[Collected data entries]
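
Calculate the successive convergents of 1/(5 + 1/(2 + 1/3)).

Using the convergent recurrence p_i = a_i*p_{i-1} + p_{i-2}, q_i = a_i*q_{i-1} + q_{i-2} with p_{-2}=0, p_{-1}=1, q_{-2}=1, q_{-1}=0:
  i=0: a_0=0, p_0 = 0*1 + 0 = 0, q_0 = 0*0 + 1 = 1.
  i=1: a_1=5, p_1 = 5*0 + 1 = 1, q_1 = 5*1 + 0 = 5.
  i=2: a_2=2, p_2 = 2*1 + 0 = 2, q_2 = 2*5 + 1 = 11.
  i=3: a_3=3, p_3 = 3*2 + 1 = 7, q_3 = 3*11 + 5 = 38.

0/1, 1/5, 2/11, 7/38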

- **What needs to be done**: Each record above is to be returned verbatim.

- **Solution to the problem**:
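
Calculate the successive convergents of 1/(5 + 1/(2 + 1/3)).

Using the convergent recurrence p_i = a_i*p_{i-1} + p_{i-2}, q_i = a_i*q_{i-1} + q_{i-2} with p_{-2}=0, p_{-1}=1, q_{-2}=1, q_{-1}=0:
  i=0: a_0=0, p_0 = 0*1 + 0 = 0, q_0 = 0*0 + 1 = 1.
  i=1: a_1=5, p_1 = 5*0 + 1 = 1, q_1 = 5*1 + 0 = 5.
  i=2: a_2=2, p_2 = 2*1 + 0 = 2, q_2 = 2*5 + 1 = 11.
  i=3: a_3=3, p_3 = 3*2 + 1 = 7, q_3 = 3*11 + 5 = 38.

0/1, 1/5, 2/11, 7/38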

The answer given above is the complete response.